### Aim of the task
Below are the records. Retype exactly the lines between the lines holding "- Dec 31 2009" and "Log entries were written on: Sep", inclusive.

Data records START

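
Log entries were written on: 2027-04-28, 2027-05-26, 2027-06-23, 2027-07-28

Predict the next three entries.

2027-08-25, 2027-09-22, 2027-10-27

Gaps: 28, 28, 35 days — a mix of 28 and 35. Every date is a Wednesday.
Each is the 4th Wednesday of its month.
August 2027 — 4th Wednesday is 2027-08-25.
4th Wednesday of September 2027: 2027-09-22.
October 2027 — 4th Wednesday is 2027-10-27.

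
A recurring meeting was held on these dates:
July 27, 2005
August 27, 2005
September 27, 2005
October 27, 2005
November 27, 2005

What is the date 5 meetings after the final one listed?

April 27, 2006

The day-of-month is always 27 (31, 31, 30, 31 days between events).
So this recurs on the 27th of each month.
December 2005: December 27, 2005.
Next: January 2006 → January 27, 2006.
Next: February 2006 → February 27, 2006.
March 2006: March 27, 2006.
April 2006: April 27, 2006.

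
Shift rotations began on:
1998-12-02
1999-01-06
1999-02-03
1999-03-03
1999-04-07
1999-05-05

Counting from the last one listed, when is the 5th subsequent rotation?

1999-10-06

All dates are Wednesdays, 35, 28, 28, 35, 28 days apart.
Specifically, the 1st Wednesday of each month.
June 1999 — 1st Wednesday is 1999-06-02.
1st Wednesday of July 1999: 1999-07-07.
August 1999 — 1st Wednesday is 1999-08-04.
1st Wednesday of September 1999: 1999-09-01.
1st Wednesday of October 1999: 1999-10-06.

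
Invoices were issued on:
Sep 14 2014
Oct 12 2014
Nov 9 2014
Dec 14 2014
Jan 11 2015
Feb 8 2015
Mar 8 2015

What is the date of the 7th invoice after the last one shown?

Gaps: 28, 28, 35, 28, 28, 28 days — a mix of 28 and 35. Every date is a Sunday.
Each is the 2nd Sunday of its month.
April 2015 — 2nd Sunday is Apr 12 2015.
2nd Sunday of May 2015: May 10 2015.
June 2015 — 2nd Sunday is Jun 14 2015.
2nd Sunday of July 2015: Jul 12 2015.
2nd Sunday of August 2015: Aug 9 2015.
September 2015 — 2nd Sunday is Sep 13 2015.
2nd Sunday of October 2015: Oct 11 2015.

Oct 11 2015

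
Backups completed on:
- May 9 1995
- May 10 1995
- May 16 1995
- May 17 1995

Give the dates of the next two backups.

May 23 1995, May 24 1995

The gap pattern 1, 6, 1 repeats every 2 events.
These are the Tuesdays and Wednesdays of each week.
The following Tuesday is May 23 1995.
The following Wednesday is May 24 1995.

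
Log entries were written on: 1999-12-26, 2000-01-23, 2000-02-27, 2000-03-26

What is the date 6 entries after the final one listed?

2000-09-24

All dates are Sundays, 28, 35, 28 days apart.
Specifically, the 4th Sunday of each month.
April 2000 — 4th Sunday is 2000-04-23.
4th Sunday of May 2000: 2000-05-28.
June 2000 — 4th Sunday is 2000-06-25.
July 2000 — 4th Sunday is 2000-07-23.
4th Sunday of August 2000: 2000-08-27.
September 2000 — 4th Sunday is 2000-09-24.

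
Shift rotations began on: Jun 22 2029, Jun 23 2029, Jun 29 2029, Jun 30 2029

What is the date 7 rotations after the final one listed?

Jul 27 2029

The gap pattern 1, 6, 1 repeats every 2 events.
These are the Fridays and Saturdays of each week.
Next Friday: Jul 6 2029.
The following Saturday is Jul 7 2029.
The following Friday is Jul 13 2029.
Next Saturday: Jul 14 2029.
Next Friday: Jul 20 2029.
Next Saturday: Jul 21 2029.
The following Friday is Jul 27 2029.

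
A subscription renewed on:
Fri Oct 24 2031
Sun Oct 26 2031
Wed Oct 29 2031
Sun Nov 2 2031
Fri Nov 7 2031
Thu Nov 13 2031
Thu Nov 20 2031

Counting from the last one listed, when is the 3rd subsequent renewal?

Wed Dec 17 2031

Gaps: 2, 3, 4, 5, 6, 7 days — each gap is 1 larger than the previous one.
Next gap: 8 days. Thu Nov 20 2031 + 8 days = Fri Nov 28 2031.
Next gap: 9 days. Fri Nov 28 2031 + 9 days = Sun Dec 7 2031.
Next gap: 10 days. Sun Dec 7 2031 + 10 days = Wed Dec 17 2031.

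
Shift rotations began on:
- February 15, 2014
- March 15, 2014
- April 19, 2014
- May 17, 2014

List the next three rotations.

June 21, 2014; July 19, 2014; August 16, 2014

All dates are Saturdays, 28, 35, 28 days apart.
Specifically, the 3rd Saturday of each month.
3rd Saturday of June 2014: June 21, 2014.
3rd Saturday of July 2014: July 19, 2014.
3rd Saturday of August 2014: August 16, 2014.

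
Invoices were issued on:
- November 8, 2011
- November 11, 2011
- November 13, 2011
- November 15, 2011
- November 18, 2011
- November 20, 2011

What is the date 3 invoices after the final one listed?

November 27, 2011

Gaps: 3, 2, 2, 3, 2 days — not constant, but cyclic with period 3.
The events fall on every Tuesday, Friday and Sunday.
Next Tuesday: November 22, 2011.
Next Friday: November 25, 2011.
The following Sunday is November 27, 2011.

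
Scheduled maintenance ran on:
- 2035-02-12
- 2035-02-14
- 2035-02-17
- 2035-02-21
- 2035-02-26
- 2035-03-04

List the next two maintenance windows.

Intervals are 2, 3, 4, 5, 6 days — an arithmetic progression with common difference 1.
Next gap: 7 days. 2035-03-04 + 7 days = 2035-03-11.
Next gap: 8 days. 2035-03-11 + 8 days = 2035-03-19.

2035-03-11, 2035-03-19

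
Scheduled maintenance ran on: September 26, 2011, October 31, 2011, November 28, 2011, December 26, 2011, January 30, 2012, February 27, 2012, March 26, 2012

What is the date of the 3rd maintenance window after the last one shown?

June 25, 2012

These are Mondays with 35, 28, 28, 35, 28, 28-day gaps.
Each is the final Monday of its month — October 31, 2011 is past the 28th, so '4th Monday' doesn't fit.
April 2012 ends with Monday April 30, 2012.
Last Monday of May 2012: May 28, 2012.
Last Monday of June 2012: June 25, 2012.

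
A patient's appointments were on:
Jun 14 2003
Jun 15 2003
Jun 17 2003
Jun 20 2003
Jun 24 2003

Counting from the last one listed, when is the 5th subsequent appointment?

Jul 29 2003

Intervals are 1, 2, 3, 4 days — an arithmetic progression with common difference 1.
Next gap: 5 days. Jun 24 2003 + 5 days = Jun 29 2003.
Next gap: 6 days. Jun 29 2003 + 6 days = Jul 5 2003.
Next gap: 7 days. Jul 5 2003 + 7 days = Jul 12 2003.
Next gap: 8 days. Jul 12 2003 + 8 days = Jul 20 2003.
Next gap: 9 days. Jul 20 2003 + 9 days = Jul 29 2003.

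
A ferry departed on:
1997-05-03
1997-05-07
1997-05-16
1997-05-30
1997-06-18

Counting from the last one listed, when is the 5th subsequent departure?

1997-12-05

Gaps: 4, 9, 14, 19 days — each gap is 5 larger than the previous one.
Next gap: 24 days. 1997-06-18 + 24 days = 1997-07-12.
Next gap: 29 days. 1997-07-12 + 29 days = 1997-08-10.
Next gap: 34 days. 1997-08-10 + 34 days = 1997-09-13.
Next gap: 39 days. 1997-09-13 + 39 days = 1997-10-22.
Next gap: 44 days. 1997-10-22 + 44 days = 1997-12-05.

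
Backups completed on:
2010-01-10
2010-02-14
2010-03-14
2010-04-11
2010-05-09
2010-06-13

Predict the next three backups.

All dates are Sundays, 35, 28, 28, 28, 35 days apart.
Specifically, the 2nd Sunday of each month.
2nd Sunday of July 2010: 2010-07-11.
August 2010 — 2nd Sunday is 2010-08-08.
September 2010 — 2nd Sunday is 2010-09-12.

2010-07-11, 2010-08-08, 2010-09-12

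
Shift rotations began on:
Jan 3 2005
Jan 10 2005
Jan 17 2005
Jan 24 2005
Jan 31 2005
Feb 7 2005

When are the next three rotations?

Feb 14 2005, Feb 21 2005, Feb 28 2005

The spacing is 7, 7, 7, 7, 7 days — always 7 days.
Feb 7 2005 + 7 days = Feb 14 2005.
Feb 14 2005 + 7 days = Feb 21 2005.
Feb 21 2005 + 7 days = Feb 28 2005.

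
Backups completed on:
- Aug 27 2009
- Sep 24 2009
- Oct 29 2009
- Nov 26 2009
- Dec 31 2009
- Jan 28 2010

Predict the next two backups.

Feb 25 2010, Mar 25 2010

Every date is a Thursday; gaps 28, 35, 28, 35, 28 days.
Each is the last Thursday of its month (at least one falls on the 29th or later, ruling out '4th Thursday').
Last Thursday of February 2010: Feb 25 2010.
March 2010 ends with Thursday Mar 25 2010.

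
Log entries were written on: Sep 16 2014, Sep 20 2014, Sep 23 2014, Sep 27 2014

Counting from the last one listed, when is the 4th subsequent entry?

The gap pattern 4, 3, 4 repeats every 2 events.
These are the Tuesdays and Saturdays of each week.
Next Tuesday: Sep 30 2014.
Next Saturday: Oct 4 2014.
The following Tuesday is Oct 7 2014.
The following Saturday is Oct 11 2014.

Oct 11 2014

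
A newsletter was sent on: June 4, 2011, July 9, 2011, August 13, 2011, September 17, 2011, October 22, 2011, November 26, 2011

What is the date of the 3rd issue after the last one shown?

March 10, 2012

Gaps between consecutive events: 35, 35, 35, 35, 35 days — a constant 35-day interval.
November 26, 2011 + 35 days = December 31, 2011.
December 31, 2011 + 35 days = February 4, 2012.
February 4, 2012 + 35 days = March 10, 2012.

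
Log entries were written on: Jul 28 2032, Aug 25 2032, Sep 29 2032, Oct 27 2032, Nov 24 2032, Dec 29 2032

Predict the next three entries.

Every date is a Wednesday; gaps 28, 35, 28, 28, 35 days.
Each is the last Wednesday of its month (at least one falls on the 29th or later, ruling out '4th Wednesday').
Last Wednesday of January 2033: Jan 26 2033.
February 2033 ends with Wednesday Feb 23 2033.
Last Wednesday of March 2033: Mar 30 2033.

Jan 26 2033, Feb 23 2033, Mar 30 2033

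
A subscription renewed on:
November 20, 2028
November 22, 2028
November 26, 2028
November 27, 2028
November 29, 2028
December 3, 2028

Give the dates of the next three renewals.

December 4, 2028; December 6, 2028; December 10, 2028

Gaps: 2, 4, 1, 2, 4 days — not constant, but cyclic with period 3.
The events fall on every Monday, Wednesday and Sunday.
Next Monday: December 4, 2028.
The following Wednesday is December 6, 2028.
Next Sunday: December 10, 2028.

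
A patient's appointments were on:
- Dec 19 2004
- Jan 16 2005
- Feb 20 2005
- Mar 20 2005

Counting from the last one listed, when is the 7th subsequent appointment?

Oct 16 2005

These are Sundays at 28- or 35-day spacing (28, 35, 28).
The pattern: 3rd Sunday of the month.
April 2005 — 3rd Sunday is Apr 17 2005.
May 2005 — 3rd Sunday is May 15 2005.
3rd Sunday of June 2005: Jun 19 2005.
3rd Sunday of July 2005: Jul 17 2005.
August 2005 — 3rd Sunday is Aug 21 2005.
3rd Sunday of September 2005: Sep 18 2005.
October 2005 — 3rd Sunday is Oct 16 2005.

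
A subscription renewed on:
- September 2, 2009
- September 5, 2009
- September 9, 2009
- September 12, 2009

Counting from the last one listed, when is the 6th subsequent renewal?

The gap pattern 3, 4, 3 repeats every 2 events.
These are the Wednesdays and Saturdays of each week.
Next Wednesday: September 16, 2009.
The following Saturday is September 19, 2009.
The following Wednesday is September 23, 2009.
The following Saturday is September 26, 2009.
Next Wednesday: September 30, 2009.
The following Saturday is October 3, 2009.

October 3, 2009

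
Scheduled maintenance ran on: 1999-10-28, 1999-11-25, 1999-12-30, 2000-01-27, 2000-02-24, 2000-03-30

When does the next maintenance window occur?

2000-04-27

All Thursdays; the gaps (28, 35, 28, 28, 35) vary with month length.
This is the last Thursday of each month.
April 2000 ends with Thursday 2000-04-27.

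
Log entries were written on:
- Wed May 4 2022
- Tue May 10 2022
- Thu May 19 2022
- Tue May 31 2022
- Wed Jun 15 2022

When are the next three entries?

The spacing grows by 3 each time: 6, 9, 12, 15 days.
Next gap: 18 days. Wed Jun 15 2022 + 18 days = Sun Jul 3 2022.
Next gap: 21 days. Sun Jul 3 2022 + 21 days = Sun Jul 24 2022.
Next gap: 24 days. Sun Jul 24 2022 + 24 days = Wed Aug 17 2022.

Sun Jul 3 2022, Sun Jul 24 2022, Wed Aug 17 2022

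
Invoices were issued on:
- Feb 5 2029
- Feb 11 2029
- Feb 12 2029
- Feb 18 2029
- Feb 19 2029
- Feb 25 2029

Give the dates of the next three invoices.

Feb 26 2029, Mar 4 2029, Mar 5 2029

Every event lands on a Monday or Sunday (gaps cycle 6, 1, 6, 1, 6).
So the schedule is: every Monday and Sunday.
The following Monday is Feb 26 2029.
The following Sunday is Mar 4 2029.
The following Monday is Mar 5 2029.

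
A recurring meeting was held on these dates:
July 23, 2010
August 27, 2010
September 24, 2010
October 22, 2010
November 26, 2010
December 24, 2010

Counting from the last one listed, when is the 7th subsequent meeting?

These are Fridays at 28- or 35-day spacing (35, 28, 28, 35, 28).
The pattern: 4th Friday of the month.
4th Friday of January 2011: January 28, 2011.
4th Friday of February 2011: February 25, 2011.
4th Friday of March 2011: March 25, 2011.
4th Friday of April 2011: April 22, 2011.
4th Friday of May 2011: May 27, 2011.
4th Friday of June 2011: June 24, 2011.
July 2011 — 4th Friday is July 22, 2011.

July 22, 2011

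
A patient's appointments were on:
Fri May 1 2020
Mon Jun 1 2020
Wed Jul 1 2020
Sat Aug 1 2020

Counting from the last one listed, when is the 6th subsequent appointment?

Mon Feb 1 2021

Gaps: 31, 30, 31 days — not constant. Every event is on the 1st of the month.
Pattern: the 1st of each month.
Next: September 2020 → Tue Sep 1 2020.
Next: October 2020 → Thu Oct 1 2020.
November 2020: Sun Nov 1 2020.
Next: December 2020 → Tue Dec 1 2020.
January 2021: Fri Jan 1 2021.
Next: February 2021 → Mon Feb 1 2021.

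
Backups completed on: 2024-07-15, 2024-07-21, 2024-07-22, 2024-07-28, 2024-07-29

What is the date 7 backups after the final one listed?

Gaps: 6, 1, 6, 1 days — not constant, but cyclic with period 2.
The events fall on every Monday and Sunday.
The following Sunday is 2024-08-04.
Next Monday: 2024-08-05.
The following Sunday is 2024-08-11.
The following Monday is 2024-08-12.
The following Sunday is 2024-08-18.
The following Monday is 2024-08-19.
The following Sunday is 2024-08-25.

2024-08-25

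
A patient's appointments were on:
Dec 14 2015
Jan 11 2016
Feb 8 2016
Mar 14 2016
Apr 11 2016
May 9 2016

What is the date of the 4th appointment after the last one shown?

These are Mondays at 28- or 35-day spacing (28, 28, 35, 28, 28).
The pattern: 2nd Monday of the month.
2nd Monday of June 2016: Jun 13 2016.
July 2016 — 2nd Monday is Jul 11 2016.
2nd Monday of August 2016: Aug 8 2016.
September 2016 — 2nd Monday is Sep 12 2016.

Sep 12 2016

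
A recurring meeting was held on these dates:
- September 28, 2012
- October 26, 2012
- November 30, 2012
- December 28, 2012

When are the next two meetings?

All Fridays; the gaps (28, 35, 28) vary with month length.
This is the last Friday of each month.
Last Friday of January 2013: January 25, 2013.
Last Friday of February 2013: February 22, 2013.

January 25, 2013; February 22, 2013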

Data records END

### Expected output
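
- Dec 31 2009
- Jan 28 2010

Predict the next two backups.

Feb 25 2010, Mar 25 2010

Every date is a Thursday; gaps 28, 35, 28, 35, 28 days.
Each is the last Thursday of its month (at least one falls on the 29th or later, ruling out '4th Thursday').
Last Thursday of February 2010: Feb 25 2010.
March 2010 ends with Thursday Mar 25 2010.

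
Log entries were written on: Sep 16 2014, Sep 20 2014, Sep 23 2014, Sep 27 2014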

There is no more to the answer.